## EXERCISE PROMPT
Return, from the data that follows, each line that holds the word "IHAIC".

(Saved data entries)
◇ ◇ ◇
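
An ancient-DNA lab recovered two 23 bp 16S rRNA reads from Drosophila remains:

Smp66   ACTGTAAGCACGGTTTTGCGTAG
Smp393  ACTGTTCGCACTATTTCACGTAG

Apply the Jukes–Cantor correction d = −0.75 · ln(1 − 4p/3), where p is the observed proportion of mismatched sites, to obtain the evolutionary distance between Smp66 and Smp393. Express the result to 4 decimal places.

0.3206

The sequences differ at positions 6 (A/T), 7 (A/C), 12 (G/T), 13 (G/A), 17 (T/C), 18 (G/A).
p = 6/23 = 0.260870.
d = −0.75 · ln(1 − (4/3)·0.260870) = −0.75 · ln(0.652173) = −0.75 · (-0.427445) = 0.3206.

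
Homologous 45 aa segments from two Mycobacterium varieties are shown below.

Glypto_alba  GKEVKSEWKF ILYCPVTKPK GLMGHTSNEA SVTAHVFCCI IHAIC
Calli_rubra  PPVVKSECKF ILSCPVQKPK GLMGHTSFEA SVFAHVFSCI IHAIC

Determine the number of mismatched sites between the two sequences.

9

Mismatches occur at site 1 (G/P), site 2 (K/P), site 3 (E/V), site 8 (W/C), site 13 (Y/S), site 17 (T/Q), site 28 (N/F), site 33 (T/F), site 38 (C/S).
That gives 9 mismatches out of 45 aligned sites, so the Hamming distance is 9.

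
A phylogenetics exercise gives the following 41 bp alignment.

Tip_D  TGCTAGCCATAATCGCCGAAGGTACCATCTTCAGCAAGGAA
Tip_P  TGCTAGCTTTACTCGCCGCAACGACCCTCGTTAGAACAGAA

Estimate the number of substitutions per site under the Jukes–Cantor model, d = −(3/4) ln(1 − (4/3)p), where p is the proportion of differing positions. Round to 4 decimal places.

The sequences differ at positions 8 (C/T), 9 (A/T), 12 (A/C), 19 (A/C), 21 (G/A), 22 (G/C), 23 (T/G), 27 (A/C), 30 (T/G), 32 (C/T), 35 (C/A), 37 (A/C), 38 (G/A).
p = 13/41 = 0.317073.
d = −0.75 · ln(1 − (4/3)·0.317073) = −0.75 · ln(0.577236) = −0.75 · (-0.549504) = 0.4121.

0.4121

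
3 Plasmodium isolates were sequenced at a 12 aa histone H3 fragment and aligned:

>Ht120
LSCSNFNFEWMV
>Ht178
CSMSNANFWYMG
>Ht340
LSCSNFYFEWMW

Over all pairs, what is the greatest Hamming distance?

Pairwise Hamming distances:
  Ht120 vs Ht178: 6
  Ht120 vs Ht340: 2
  Ht178 vs Ht340: 7
The largest is 7, between Ht178 and Ht340.

7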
◇ ◇ ◇
## RESULT FOR THIS TASK
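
Glypto_alba  GKEVKSEWKF ILYCPVTKPK GLMGHTSNEA SVTAHVFCCI IHAIC
Calli_rubra  PPVVKSECKF ILSCPVQKPK GLMGHTSFEA SVFAHVFSCI IHAIC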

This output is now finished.